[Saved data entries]
·····
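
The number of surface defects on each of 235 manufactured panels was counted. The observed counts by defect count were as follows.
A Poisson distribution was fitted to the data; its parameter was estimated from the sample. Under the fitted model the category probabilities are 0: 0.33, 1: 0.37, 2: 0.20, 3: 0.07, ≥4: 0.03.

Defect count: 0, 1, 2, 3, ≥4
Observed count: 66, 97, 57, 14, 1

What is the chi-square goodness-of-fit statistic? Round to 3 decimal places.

Expected counts E_i = n·p_i: 235×0.33 = 77.55, 235×0.37 = 86.95, 235×0.20 = 47, 235×0.07 = 16.45, 235×0.03 = 7.05.
cat         O        E   (O−E)²/E
0          66    77.55     1.7202
1          97    86.95     1.1616
2          57       47     2.1277
3          14    16.45     0.3649
≥4          1     7.05     5.1918
Sum = 10.566

10.566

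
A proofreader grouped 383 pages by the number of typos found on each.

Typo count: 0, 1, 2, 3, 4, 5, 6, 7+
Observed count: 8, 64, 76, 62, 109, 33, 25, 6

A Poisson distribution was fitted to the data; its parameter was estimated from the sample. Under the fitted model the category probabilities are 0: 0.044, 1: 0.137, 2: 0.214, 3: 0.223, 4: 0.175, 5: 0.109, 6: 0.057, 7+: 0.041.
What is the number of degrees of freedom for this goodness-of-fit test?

6

There are k = 8 categories and 1 parameter estimated from the data, so df = 8 − 1 − 1 = 6.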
·····
# Task brief:
Would you copy exactly the lines from the one that contains "Observed count: 8, 64, 76, 62, 109, 33, 25, 6" through the final line of the records above, including both?

# Exercise answer:
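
Observed count: 8, 64, 76, 62, 109, 33, 25, 6

A Poisson distribution was fitted to the data; its parameter was estimated from the sample. Under the fitted model the category probabilities are 0: 0.044, 1: 0.137, 2: 0.214, 3: 0.223, 4: 0.175, 5: 0.109, 6: 0.057, 7+: 0.041.
What is the number of degrees of freedom for this goodness-of-fit test?

6

There are k = 8 categories and 1 parameter estimated from the data, so df = 8 − 1 − 1 = 6.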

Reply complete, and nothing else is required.